### Task prompt
Return exactly those lines of the material below that fall between the line holding "Using the convention Fc(k) = ∫_0^∞ f(x)cos(kx)dx, compute" and the line holding "What is the Laplace transform F(s)of 10", inclusive.

### Source material

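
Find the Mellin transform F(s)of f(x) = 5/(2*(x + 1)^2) -5*pi*(s - 1)/(2*sin(pi*s))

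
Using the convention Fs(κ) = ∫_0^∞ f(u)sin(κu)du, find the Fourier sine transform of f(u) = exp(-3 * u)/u atan(κ/3)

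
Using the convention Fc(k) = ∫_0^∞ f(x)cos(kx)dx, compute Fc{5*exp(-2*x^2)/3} 5*sqrt(2)*sqrt(pi)*exp(-k^2/8)/12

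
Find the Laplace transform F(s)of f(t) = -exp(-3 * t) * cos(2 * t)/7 (-s - 3)/(7 * ((s + 3)^2 + 4))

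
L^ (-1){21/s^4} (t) 7 * t^3/2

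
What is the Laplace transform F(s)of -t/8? -1/(8 * s^2)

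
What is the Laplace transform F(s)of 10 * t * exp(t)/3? 10/(3 * (s - 1)^2)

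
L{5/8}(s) 5/(8*s)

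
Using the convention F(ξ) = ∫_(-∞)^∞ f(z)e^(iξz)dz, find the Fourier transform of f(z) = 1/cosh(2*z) pi/(2*cosh(pi*ξ/4))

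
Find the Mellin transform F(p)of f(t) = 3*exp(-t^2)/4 3*gamma(p/2)/8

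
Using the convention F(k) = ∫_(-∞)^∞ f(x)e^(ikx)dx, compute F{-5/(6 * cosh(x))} -5 * pi/(6 * cosh(pi * k/2))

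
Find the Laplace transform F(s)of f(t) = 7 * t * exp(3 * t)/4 7/(4 * (s - 3)^2)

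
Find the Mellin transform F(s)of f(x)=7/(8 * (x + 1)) 7 * pi * csc(pi * s)/8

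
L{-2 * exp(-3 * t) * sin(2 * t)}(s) -4/((s + 3)^2 + 4)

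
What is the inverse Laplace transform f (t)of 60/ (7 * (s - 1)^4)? 10 * t^3 * exp (t)/7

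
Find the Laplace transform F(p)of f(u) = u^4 24/p^5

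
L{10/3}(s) 10/(3 * s)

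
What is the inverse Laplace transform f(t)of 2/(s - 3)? 2 * exp(3 * t)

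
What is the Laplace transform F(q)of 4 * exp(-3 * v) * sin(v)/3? 4/(3 * ((q + 3)^2 + 1))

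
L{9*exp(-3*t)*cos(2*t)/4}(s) 9*(s + 3)/(4*((s + 3)^2 + 4))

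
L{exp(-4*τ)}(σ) 1/(σ + 4)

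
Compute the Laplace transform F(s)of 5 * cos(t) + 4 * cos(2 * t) 5 * s/(s^2 + 1) + 4 * s/(s^2 + 4)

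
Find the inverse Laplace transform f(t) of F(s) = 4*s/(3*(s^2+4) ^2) t*sin(2*t) /3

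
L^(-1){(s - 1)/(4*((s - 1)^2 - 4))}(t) exp(t)*cosh(2*t)/4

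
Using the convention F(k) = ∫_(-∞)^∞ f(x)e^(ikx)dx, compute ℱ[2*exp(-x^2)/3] 2*sqrt(pi)*exp(-k^2/4)/3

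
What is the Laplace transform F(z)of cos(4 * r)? z/(z^2 + 16)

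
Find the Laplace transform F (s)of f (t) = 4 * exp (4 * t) 4/ (s - 4)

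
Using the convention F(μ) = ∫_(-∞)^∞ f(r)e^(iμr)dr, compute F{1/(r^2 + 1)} pi*exp(-Abs(μ))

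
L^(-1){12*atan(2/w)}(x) 12*sin(2*x)/x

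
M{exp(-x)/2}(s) gamma(s)/2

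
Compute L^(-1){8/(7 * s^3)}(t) 4 * t^2/7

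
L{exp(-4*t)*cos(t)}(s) (s + 4)/((s + 4)^2 + 1)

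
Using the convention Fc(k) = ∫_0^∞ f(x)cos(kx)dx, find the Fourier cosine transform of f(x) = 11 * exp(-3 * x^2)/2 11 * sqrt(3) * sqrt(pi) * exp(-k^2/12)/12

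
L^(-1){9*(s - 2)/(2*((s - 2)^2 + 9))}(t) 9*exp(2*t)*cos(3*t)/2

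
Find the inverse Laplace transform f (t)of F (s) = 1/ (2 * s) 1/2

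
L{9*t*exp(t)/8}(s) 9/(8*(s - 1)^2)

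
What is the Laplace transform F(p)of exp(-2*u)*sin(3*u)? 3/((p + 2)^2 + 9)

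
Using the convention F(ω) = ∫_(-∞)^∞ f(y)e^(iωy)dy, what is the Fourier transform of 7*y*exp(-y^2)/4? 7*I*sqrt(pi)*ω*exp(-ω^2/4)/8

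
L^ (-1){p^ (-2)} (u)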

### Solved problem
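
Using the convention Fc(k) = ∫_0^∞ f(x)cos(kx)dx, compute Fc{5*exp(-2*x^2)/3} 5*sqrt(2)*sqrt(pi)*exp(-k^2/8)/12

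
Find the Laplace transform F(s)of f(t) = -exp(-3 * t) * cos(2 * t)/7 (-s - 3)/(7 * ((s + 3)^2 + 4))

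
L^ (-1){21/s^4} (t) 7 * t^3/2

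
What is the Laplace transform F(s)of -t/8? -1/(8 * s^2)

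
What is the Laplace transform F(s)of 10 * t * exp(t)/3? 10/(3 * (s - 1)^2)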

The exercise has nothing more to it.